== WORK INSTRUCTION ==
However many lines the data holds, transcribe them all exactly.

[Dataset entries]
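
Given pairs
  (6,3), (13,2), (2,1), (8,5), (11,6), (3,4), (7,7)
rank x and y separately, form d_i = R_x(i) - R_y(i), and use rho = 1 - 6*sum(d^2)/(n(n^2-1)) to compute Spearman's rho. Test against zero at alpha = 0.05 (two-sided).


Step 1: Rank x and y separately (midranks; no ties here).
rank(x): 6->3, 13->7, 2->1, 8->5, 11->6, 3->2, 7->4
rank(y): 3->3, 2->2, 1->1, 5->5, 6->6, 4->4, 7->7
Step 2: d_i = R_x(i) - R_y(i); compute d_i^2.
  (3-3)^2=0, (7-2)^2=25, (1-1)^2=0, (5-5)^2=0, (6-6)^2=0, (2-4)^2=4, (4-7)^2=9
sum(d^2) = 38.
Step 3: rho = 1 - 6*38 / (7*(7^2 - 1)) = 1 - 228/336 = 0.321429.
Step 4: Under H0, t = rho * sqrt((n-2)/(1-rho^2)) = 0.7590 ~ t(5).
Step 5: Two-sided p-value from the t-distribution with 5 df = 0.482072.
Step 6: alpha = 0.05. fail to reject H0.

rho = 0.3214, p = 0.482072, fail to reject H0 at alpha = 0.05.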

== YOUR SOLUTION ==
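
Given pairs
  (6,3), (13,2), (2,1), (8,5), (11,6), (3,4), (7,7)
rank x and y separately, form d_i = R_x(i) - R_y(i), and use rho = 1 - 6*sum(d^2)/(n(n^2-1)) to compute Spearman's rho. Test against zero at alpha = 0.05 (two-sided).


Step 1: Rank x and y separately (midranks; no ties here).
rank(x): 6->3, 13->7, 2->1, 8->5, 11->6, 3->2, 7->4
rank(y): 3->3, 2->2, 1->1, 5->5, 6->6, 4->4, 7->7
Step 2: d_i = R_x(i) - R_y(i); compute d_i^2.
  (3-3)^2=0, (7-2)^2=25, (1-1)^2=0, (5-5)^2=0, (6-6)^2=0, (2-4)^2=4, (4-7)^2=9
sum(d^2) = 38.
Step 3: rho = 1 - 6*38 / (7*(7^2 - 1)) = 1 - 228/336 = 0.321429.
Step 4: Under H0, t = rho * sqrt((n-2)/(1-rho^2)) = 0.7590 ~ t(5).
Step 5: Two-sided p-value from the t-distribution with 5 df = 0.482072.
Step 6: alpha = 0.05. fail to reject H0.

rho = 0.3214, p = 0.482072, fail to reject H0 at alpha = 0.05.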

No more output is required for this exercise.